Stored data entries
□ □ □ □

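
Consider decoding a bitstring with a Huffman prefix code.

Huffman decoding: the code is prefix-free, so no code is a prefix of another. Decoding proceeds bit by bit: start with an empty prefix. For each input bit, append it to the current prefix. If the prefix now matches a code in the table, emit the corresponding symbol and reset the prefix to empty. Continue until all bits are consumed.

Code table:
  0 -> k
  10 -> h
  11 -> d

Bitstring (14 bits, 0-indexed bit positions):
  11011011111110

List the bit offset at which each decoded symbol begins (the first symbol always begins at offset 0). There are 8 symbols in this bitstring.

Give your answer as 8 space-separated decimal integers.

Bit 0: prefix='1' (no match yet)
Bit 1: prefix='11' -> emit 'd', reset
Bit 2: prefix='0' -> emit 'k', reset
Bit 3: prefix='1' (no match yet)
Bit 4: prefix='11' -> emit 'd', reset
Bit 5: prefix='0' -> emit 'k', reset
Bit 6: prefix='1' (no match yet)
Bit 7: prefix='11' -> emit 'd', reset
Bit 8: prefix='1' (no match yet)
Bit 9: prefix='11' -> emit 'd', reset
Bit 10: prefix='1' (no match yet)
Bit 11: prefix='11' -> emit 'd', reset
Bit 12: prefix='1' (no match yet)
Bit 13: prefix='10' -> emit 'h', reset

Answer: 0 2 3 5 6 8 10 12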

□ □ □ □

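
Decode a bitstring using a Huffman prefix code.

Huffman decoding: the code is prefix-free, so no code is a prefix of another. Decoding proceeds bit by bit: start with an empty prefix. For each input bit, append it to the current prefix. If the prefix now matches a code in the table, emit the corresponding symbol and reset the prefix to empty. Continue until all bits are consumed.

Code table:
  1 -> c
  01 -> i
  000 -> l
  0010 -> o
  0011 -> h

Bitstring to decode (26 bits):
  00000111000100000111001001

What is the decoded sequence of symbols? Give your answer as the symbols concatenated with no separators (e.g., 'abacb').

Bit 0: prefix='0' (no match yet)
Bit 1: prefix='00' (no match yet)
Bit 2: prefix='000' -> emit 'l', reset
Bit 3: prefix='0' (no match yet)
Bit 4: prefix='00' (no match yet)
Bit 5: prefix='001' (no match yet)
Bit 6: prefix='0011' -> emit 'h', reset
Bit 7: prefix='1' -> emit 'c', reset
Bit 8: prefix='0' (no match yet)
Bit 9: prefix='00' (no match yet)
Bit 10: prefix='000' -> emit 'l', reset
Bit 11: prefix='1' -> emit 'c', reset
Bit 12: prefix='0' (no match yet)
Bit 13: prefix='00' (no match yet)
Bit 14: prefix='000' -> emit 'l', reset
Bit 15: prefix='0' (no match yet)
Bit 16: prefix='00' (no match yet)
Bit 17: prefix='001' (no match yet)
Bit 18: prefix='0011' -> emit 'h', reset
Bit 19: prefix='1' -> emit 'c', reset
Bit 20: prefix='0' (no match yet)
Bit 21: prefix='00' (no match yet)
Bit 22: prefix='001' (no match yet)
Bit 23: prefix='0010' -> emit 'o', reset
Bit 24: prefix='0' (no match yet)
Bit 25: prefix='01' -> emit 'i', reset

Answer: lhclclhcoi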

□ □ □ □

* EXERCISE DESCRIPTION
Transcribe the records above from the line holding "Bitstring (14 bits, 0-indexed" down to the line holding "List the bit", inclusive, without adding anything.

* RESPONSE TO THIS EXERCISE
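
Bitstring (14 bits, 0-indexed bit positions):
  11011011111110

List the bit offset at which each decoded symbol begins (the first symbol always begins at offset 0). There are 8 symbols in this bitstring.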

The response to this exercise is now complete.